--- Listed entries ---
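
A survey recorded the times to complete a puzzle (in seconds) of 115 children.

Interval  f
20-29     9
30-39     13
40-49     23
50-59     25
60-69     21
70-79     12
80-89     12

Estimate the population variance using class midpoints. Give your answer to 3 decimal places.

289.376

Midpoints: 24.5, 34.5, 44.5, 54.5, 64.5, 74.5, 84.5
n = 115, Σfm = 6317.5, mean = 54.9348
Σfm² = 380328.75
Σf(m − x̄)² = Σfm² − (Σfm)²/n = 380328.75 − 6317.5²/115 = 33278.2609
Population variance = 33278.2609 / 115 = 289.3762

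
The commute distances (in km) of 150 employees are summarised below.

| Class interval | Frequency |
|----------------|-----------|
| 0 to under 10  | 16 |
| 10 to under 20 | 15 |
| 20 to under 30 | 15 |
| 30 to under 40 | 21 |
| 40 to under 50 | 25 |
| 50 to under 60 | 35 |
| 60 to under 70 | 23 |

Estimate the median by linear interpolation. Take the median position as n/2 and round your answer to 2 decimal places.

Cumulative frequencies: 16, 31, 46, 67, 92, 127, 150
n = 150; position = n/2 = 75.
This falls in the class 40 to under 50: L = 40, F = 67, f = 25, h = 10.
Median ≈ 40 + ((75 − 67) / 25) × 10 = 43.2000

43.20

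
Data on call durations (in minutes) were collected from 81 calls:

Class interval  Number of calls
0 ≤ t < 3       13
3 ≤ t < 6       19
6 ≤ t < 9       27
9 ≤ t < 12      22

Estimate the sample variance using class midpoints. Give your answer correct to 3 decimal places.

9.728

Midpoints: 1.5, 4.5, 7.5, 10.5
n = 81, Σfm = 538.5, mean = 6.6481
Σfm² = 4358.25
Σf(m − x̄)² = Σfm² − (Σfm)²/n = 4358.25 − 538.5²/81 = 778.2222
Sample variance = 778.2222 / 80 = 9.7278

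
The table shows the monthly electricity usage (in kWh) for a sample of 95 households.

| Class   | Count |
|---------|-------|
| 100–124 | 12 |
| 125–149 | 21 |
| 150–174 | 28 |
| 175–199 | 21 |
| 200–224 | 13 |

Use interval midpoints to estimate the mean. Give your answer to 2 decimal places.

162.53

Midpoints: 112, 137, 162, 187, 212
Σfm = 12×112 + 21×137 + 28×162 + 21×187 + 13×212 = 15440
n = Σf = 95
Mean = 15440 / 95 = 162.5263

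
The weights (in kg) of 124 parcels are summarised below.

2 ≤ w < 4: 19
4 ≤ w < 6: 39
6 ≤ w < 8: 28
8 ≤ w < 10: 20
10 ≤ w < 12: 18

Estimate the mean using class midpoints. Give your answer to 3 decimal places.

6.661

Midpoints: 3, 5, 7, 9, 11
Σfm = 19×3 + 39×5 + 28×7 + 20×9 + 18×11 = 826
n = Σf = 124
Mean = 826 / 124 = 6.6613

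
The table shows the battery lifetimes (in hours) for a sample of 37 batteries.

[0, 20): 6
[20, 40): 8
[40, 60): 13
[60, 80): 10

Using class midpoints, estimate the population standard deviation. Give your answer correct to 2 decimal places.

Midpoints: 10, 30, 50, 70
n = 37, Σfm = 1650, mean = 44.5946
Σfm² = 89300
Σf(m − x̄)² = Σfm² − (Σfm)²/n = 89300 − 1650²/37 = 15718.9189
Population variance = 15718.9189 / 37 = 424.8356
Standard deviation = √424.8356 = 20.6115

20.61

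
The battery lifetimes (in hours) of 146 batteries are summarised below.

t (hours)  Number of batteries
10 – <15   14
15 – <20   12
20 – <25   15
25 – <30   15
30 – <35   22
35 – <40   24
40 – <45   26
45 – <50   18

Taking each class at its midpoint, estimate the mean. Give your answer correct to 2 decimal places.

32.26

Midpoints: 12.5, 17.5, 22.5, 27.5, 32.5, 37.5, 42.5, 47.5
Σfm = 14×12.5 + 12×17.5 + 15×22.5 + 15×27.5 + 22×32.5 + 24×37.5 + 26×42.5 + 18×47.5 = 4710
n = Σf = 146
Mean = 4710 / 146 = 32.2603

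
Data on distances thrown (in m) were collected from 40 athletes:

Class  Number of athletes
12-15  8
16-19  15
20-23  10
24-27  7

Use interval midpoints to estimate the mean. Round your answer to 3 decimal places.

19.100

Midpoints: 13.5, 17.5, 21.5, 25.5
Σfm = 8×13.5 + 15×17.5 + 10×21.5 + 7×25.5 = 764
n = Σf = 40
Mean = 764 / 40 = 19.1000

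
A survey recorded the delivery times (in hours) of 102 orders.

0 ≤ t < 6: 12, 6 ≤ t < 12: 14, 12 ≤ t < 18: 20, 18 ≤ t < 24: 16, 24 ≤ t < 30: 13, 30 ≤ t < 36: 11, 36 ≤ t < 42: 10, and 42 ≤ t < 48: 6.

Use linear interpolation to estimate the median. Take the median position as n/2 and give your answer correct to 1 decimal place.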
---
Write the data out again. Match it exactly.

**Response area:**
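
A survey recorded the times to complete a puzzle (in seconds) of 115 children.

Interval  f
20-29     9
30-39     13
40-49     23
50-59     25
60-69     21
70-79     12
80-89     12

Estimate the population variance using class midpoints. Give your answer to 3 decimal places.

289.376

Midpoints: 24.5, 34.5, 44.5, 54.5, 64.5, 74.5, 84.5
n = 115, Σfm = 6317.5, mean = 54.9348
Σfm² = 380328.75
Σf(m − x̄)² = Σfm² − (Σfm)²/n = 380328.75 − 6317.5²/115 = 33278.2609
Population variance = 33278.2609 / 115 = 289.3762

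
The commute distances (in km) of 150 employees are summarised below.

| Class interval | Frequency |
|----------------|-----------|
| 0 to under 10  | 16 |
| 10 to under 20 | 15 |
| 20 to under 30 | 15 |
| 30 to under 40 | 21 |
| 40 to under 50 | 25 |
| 50 to under 60 | 35 |
| 60 to under 70 | 23 |

Estimate the median by linear interpolation. Take the median position as n/2 and round your answer to 2 decimal places.

Cumulative frequencies: 16, 31, 46, 67, 92, 127, 150
n = 150; position = n/2 = 75.
This falls in the class 40 to under 50: L = 40, F = 67, f = 25, h = 10.
Median ≈ 40 + ((75 − 67) / 25) × 10 = 43.2000

43.20

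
Data on call durations (in minutes) were collected from 81 calls:

Class interval  Number of calls
0 ≤ t < 3       13
3 ≤ t < 6       19
6 ≤ t < 9       27
9 ≤ t < 12      22

Estimate the sample variance using class midpoints. Give your answer correct to 3 decimal places.

9.728

Midpoints: 1.5, 4.5, 7.5, 10.5
n = 81, Σfm = 538.5, mean = 6.6481
Σfm² = 4358.25
Σf(m − x̄)² = Σfm² − (Σfm)²/n = 4358.25 − 538.5²/81 = 778.2222
Sample variance = 778.2222 / 80 = 9.7278

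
The table shows the monthly electricity usage (in kWh) for a sample of 95 households.

| Class   | Count |
|---------|-------|
| 100–124 | 12 |
| 125–149 | 21 |
| 150–174 | 28 |
| 175–199 | 21 |
| 200–224 | 13 |

Use interval midpoints to estimate the mean. Give your answer to 2 decimal places.

162.53

Midpoints: 112, 137, 162, 187, 212
Σfm = 12×112 + 21×137 + 28×162 + 21×187 + 13×212 = 15440
n = Σf = 95
Mean = 15440 / 95 = 162.5263

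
The weights (in kg) of 124 parcels are summarised below.

2 ≤ w < 4: 19
4 ≤ w < 6: 39
6 ≤ w < 8: 28
8 ≤ w < 10: 20
10 ≤ w < 12: 18

Estimate the mean using class midpoints. Give your answer to 3 decimal places.

6.661

Midpoints: 3, 5, 7, 9, 11
Σfm = 19×3 + 39×5 + 28×7 + 20×9 + 18×11 = 826
n = Σf = 124
Mean = 826 / 124 = 6.6613

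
The table shows the battery lifetimes (in hours) for a sample of 37 batteries.

[0, 20): 6
[20, 40): 8
[40, 60): 13
[60, 80): 10

Using class midpoints, estimate the population standard deviation. Give your answer correct to 2 decimal places.

Midpoints: 10, 30, 50, 70
n = 37, Σfm = 1650, mean = 44.5946
Σfm² = 89300
Σf(m − x̄)² = Σfm² − (Σfm)²/n = 89300 − 1650²/37 = 15718.9189
Population variance = 15718.9189 / 37 = 424.8356
Standard deviation = √424.8356 = 20.6115

20.61

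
The battery lifetimes (in hours) of 146 batteries are summarised below.

t (hours)  Number of batteries
10 – <15   14
15 – <20   12
20 – <25   15
25 – <30   15
30 – <35   22
35 – <40   24
40 – <45   26
45 – <50   18

Taking each class at its midpoint, estimate the mean. Give your answer correct to 2 decimal places.

32.26

Midpoints: 12.5, 17.5, 22.5, 27.5, 32.5, 37.5, 42.5, 47.5
Σfm = 14×12.5 + 12×17.5 + 15×22.5 + 15×27.5 + 22×32.5 + 24×37.5 + 26×42.5 + 18×47.5 = 4710
n = Σf = 146
Mean = 4710 / 146 = 32.2603

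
Data on distances thrown (in m) were collected from 40 athletes:

Class  Number of athletes
12-15  8
16-19  15
20-23  10
24-27  7

Use interval midpoints to estimate the mean. Round your answer to 3 decimal places.

19.100

Midpoints: 13.5, 17.5, 21.5, 25.5
Σfm = 8×13.5 + 15×17.5 + 10×21.5 + 7×25.5 = 764
n = Σf = 40
Mean = 764 / 40 = 19.1000

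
A survey recorded the delivery times (in hours) of 102 orders.

0 ≤ t < 6: 12, 6 ≤ t < 12: 14, 12 ≤ t < 18: 20, 18 ≤ t < 24: 16, 24 ≤ t < 30: 13, 30 ≤ t < 36: 11, 36 ≤ t < 42: 10, and 42 ≤ t < 48: 6.

Use linear interpolation to estimate the median. Take the median position as n/2 and give your answer correct to 1 decimal place.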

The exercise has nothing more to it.